━━━ Listed records ━━━
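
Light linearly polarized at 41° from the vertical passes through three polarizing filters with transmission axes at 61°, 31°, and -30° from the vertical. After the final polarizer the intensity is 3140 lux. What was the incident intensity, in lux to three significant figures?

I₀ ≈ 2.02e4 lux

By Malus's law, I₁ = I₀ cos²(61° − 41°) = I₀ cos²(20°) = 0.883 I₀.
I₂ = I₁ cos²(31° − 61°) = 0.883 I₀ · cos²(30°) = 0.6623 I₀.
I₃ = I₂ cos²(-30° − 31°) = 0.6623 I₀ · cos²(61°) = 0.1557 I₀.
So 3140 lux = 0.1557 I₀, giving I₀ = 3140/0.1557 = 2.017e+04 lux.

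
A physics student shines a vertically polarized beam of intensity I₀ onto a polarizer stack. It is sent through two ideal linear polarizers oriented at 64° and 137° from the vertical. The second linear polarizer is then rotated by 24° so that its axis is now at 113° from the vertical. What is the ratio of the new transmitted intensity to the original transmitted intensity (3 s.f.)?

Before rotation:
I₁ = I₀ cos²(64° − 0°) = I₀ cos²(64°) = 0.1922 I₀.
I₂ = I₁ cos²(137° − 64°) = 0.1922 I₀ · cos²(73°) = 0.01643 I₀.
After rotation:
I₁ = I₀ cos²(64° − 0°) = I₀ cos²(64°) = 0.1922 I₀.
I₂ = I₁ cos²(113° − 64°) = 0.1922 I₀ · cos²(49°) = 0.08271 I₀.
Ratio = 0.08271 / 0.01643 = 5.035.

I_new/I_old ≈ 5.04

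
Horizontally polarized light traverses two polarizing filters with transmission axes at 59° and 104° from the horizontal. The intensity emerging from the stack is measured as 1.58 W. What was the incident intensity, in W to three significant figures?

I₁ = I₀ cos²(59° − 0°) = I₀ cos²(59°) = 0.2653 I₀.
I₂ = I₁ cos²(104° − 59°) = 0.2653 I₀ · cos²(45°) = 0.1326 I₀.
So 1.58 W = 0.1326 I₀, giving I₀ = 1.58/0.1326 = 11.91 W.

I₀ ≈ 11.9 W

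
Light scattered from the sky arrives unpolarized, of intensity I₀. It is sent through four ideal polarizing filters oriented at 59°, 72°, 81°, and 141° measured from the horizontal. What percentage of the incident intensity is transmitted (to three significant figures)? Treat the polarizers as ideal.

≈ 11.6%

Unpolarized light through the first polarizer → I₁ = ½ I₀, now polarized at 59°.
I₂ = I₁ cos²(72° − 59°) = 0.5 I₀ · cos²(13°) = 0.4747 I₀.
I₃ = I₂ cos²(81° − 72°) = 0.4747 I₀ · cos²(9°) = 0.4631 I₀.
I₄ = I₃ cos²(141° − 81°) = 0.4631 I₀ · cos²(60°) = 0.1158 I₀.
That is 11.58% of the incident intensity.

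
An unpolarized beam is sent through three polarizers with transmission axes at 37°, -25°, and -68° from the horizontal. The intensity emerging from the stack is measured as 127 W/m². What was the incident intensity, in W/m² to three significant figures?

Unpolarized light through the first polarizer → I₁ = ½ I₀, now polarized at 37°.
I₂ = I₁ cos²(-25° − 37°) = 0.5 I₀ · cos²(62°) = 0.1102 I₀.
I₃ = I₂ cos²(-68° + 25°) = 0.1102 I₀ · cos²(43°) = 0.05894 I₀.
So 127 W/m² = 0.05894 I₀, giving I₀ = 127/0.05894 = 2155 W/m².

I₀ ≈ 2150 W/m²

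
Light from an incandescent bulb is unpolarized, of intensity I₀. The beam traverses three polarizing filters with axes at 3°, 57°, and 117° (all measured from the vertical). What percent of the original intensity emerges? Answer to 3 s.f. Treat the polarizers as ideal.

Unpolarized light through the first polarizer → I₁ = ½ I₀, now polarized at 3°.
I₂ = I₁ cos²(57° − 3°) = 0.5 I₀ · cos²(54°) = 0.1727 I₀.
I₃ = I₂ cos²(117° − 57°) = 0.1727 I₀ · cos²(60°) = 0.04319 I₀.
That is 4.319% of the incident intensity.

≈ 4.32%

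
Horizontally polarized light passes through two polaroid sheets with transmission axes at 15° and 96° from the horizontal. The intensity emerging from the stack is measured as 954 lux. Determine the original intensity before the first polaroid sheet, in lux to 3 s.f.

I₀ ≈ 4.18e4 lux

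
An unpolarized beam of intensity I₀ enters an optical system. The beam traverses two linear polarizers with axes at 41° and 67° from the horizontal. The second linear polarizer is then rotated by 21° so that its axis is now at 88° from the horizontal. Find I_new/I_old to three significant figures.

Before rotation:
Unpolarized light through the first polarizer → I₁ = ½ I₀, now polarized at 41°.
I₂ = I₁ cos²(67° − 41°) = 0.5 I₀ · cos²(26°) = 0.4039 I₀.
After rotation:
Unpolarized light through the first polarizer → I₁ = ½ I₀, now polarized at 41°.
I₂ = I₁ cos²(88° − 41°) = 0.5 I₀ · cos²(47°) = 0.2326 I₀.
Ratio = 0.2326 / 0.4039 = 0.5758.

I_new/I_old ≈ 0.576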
━━━
◆ **Problem to work on**
Restate the entries above. Match them exactly.

◆ **Problem solution**
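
Light linearly polarized at 41° from the vertical passes through three polarizing filters with transmission axes at 61°, 31°, and -30° from the vertical. After the final polarizer the intensity is 3140 lux. What was the incident intensity, in lux to three significant figures?

I₀ ≈ 2.02e4 lux

By Malus's law, I₁ = I₀ cos²(61° − 41°) = I₀ cos²(20°) = 0.883 I₀.
I₂ = I₁ cos²(31° − 61°) = 0.883 I₀ · cos²(30°) = 0.6623 I₀.
I₃ = I₂ cos²(-30° − 31°) = 0.6623 I₀ · cos²(61°) = 0.1557 I₀.
So 3140 lux = 0.1557 I₀, giving I₀ = 3140/0.1557 = 2.017e+04 lux.

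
A physics student shines a vertically polarized beam of intensity I₀ onto a polarizer stack. It is sent through two ideal linear polarizers oriented at 64° and 137° from the vertical. The second linear polarizer is then rotated by 24° so that its axis is now at 113° from the vertical. What is the ratio of the new transmitted intensity to the original transmitted intensity (3 s.f.)?

Before rotation:
I₁ = I₀ cos²(64° − 0°) = I₀ cos²(64°) = 0.1922 I₀.
I₂ = I₁ cos²(137° − 64°) = 0.1922 I₀ · cos²(73°) = 0.01643 I₀.
After rotation:
I₁ = I₀ cos²(64° − 0°) = I₀ cos²(64°) = 0.1922 I₀.
I₂ = I₁ cos²(113° − 64°) = 0.1922 I₀ · cos²(49°) = 0.08271 I₀.
Ratio = 0.08271 / 0.01643 = 5.035.

I_new/I_old ≈ 5.04

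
Horizontally polarized light traverses two polarizing filters with transmission axes at 59° and 104° from the horizontal. The intensity emerging from the stack is measured as 1.58 W. What was the incident intensity, in W to three significant figures?

I₁ = I₀ cos²(59° − 0°) = I₀ cos²(59°) = 0.2653 I₀.
I₂ = I₁ cos²(104° − 59°) = 0.2653 I₀ · cos²(45°) = 0.1326 I₀.
So 1.58 W = 0.1326 I₀, giving I₀ = 1.58/0.1326 = 11.91 W.

I₀ ≈ 11.9 W

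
Light scattered from the sky arrives unpolarized, of intensity I₀. It is sent through four ideal polarizing filters oriented at 59°, 72°, 81°, and 141° measured from the horizontal. What percentage of the incident intensity is transmitted (to three significant figures)? Treat the polarizers as ideal.

≈ 11.6%

Unpolarized light through the first polarizer → I₁ = ½ I₀, now polarized at 59°.
I₂ = I₁ cos²(72° − 59°) = 0.5 I₀ · cos²(13°) = 0.4747 I₀.
I₃ = I₂ cos²(81° − 72°) = 0.4747 I₀ · cos²(9°) = 0.4631 I₀.
I₄ = I₃ cos²(141° − 81°) = 0.4631 I₀ · cos²(60°) = 0.1158 I₀.
That is 11.58% of the incident intensity.

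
An unpolarized beam is sent through three polarizers with transmission axes at 37°, -25°, and -68° from the horizontal. The intensity emerging from the stack is measured as 127 W/m². What was the incident intensity, in W/m² to three significant figures?

Unpolarized light through the first polarizer → I₁ = ½ I₀, now polarized at 37°.
I₂ = I₁ cos²(-25° − 37°) = 0.5 I₀ · cos²(62°) = 0.1102 I₀.
I₃ = I₂ cos²(-68° + 25°) = 0.1102 I₀ · cos²(43°) = 0.05894 I₀.
So 127 W/m² = 0.05894 I₀, giving I₀ = 127/0.05894 = 2155 W/m².

I₀ ≈ 2150 W/m²

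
Light from an incandescent bulb is unpolarized, of intensity I₀. The beam traverses three polarizing filters with axes at 3°, 57°, and 117° (all measured from the vertical). What percent of the original intensity emerges? Answer to 3 s.f. Treat the polarizers as ideal.

Unpolarized light through the first polarizer → I₁ = ½ I₀, now polarized at 3°.
I₂ = I₁ cos²(57° − 3°) = 0.5 I₀ · cos²(54°) = 0.1727 I₀.
I₃ = I₂ cos²(117° − 57°) = 0.1727 I₀ · cos²(60°) = 0.04319 I₀.
That is 4.319% of the incident intensity.

≈ 4.32%

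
Horizontally polarized light passes through two polaroid sheets with transmission axes at 15° and 96° from the horizontal. The intensity emerging from the stack is measured as 954 lux. Determine the original intensity before the first polaroid sheet, in lux to 3 s.f.

I₀ ≈ 4.18e4 lux

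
An unpolarized beam of intensity I₀ enters an optical system. The beam traverses two linear polarizers with axes at 41° and 67° from the horizontal. The second linear polarizer is then rotated by 21° so that its axis is now at 88° from the horizontal. Find I_new/I_old to three significant figures.

Before rotation:
Unpolarized light through the first polarizer → I₁ = ½ I₀, now polarized at 41°.
I₂ = I₁ cos²(67° − 41°) = 0.5 I₀ · cos²(26°) = 0.4039 I₀.
After rotation:
Unpolarized light through the first polarizer → I₁ = ½ I₀, now polarized at 41°.
I₂ = I₁ cos²(88° − 41°) = 0.5 I₀ · cos²(47°) = 0.2326 I₀.
Ratio = 0.2326 / 0.4039 = 0.5758.

I_new/I_old ≈ 0.576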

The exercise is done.